Data shown:
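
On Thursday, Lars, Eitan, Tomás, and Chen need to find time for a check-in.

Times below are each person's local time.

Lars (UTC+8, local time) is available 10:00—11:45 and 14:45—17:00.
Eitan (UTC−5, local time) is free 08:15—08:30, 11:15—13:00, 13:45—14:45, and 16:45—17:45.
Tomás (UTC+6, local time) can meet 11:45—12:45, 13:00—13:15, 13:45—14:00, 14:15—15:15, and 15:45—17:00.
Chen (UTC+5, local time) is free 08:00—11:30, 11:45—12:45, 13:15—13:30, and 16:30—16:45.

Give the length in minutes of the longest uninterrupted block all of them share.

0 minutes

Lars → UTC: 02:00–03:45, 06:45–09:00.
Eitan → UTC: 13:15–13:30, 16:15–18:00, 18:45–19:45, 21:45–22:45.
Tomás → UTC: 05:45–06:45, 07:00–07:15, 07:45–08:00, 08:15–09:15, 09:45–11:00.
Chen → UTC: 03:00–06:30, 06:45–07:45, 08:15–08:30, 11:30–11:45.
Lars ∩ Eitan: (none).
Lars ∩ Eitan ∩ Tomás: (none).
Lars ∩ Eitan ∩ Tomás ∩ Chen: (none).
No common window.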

Work to be completed:
Scan the records for the word "free". Copy each line where it turns up.

The answer:
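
Eitan (UTC−5, local time) is free 08:15—08:30, 11:15—13:00, 13:45—14:45, and 16:45—17:45.
Chen (UTC+5, local time) is free 08:00—11:30, 11:45—12:45, 13:15—13:30, and 16:30—16:45.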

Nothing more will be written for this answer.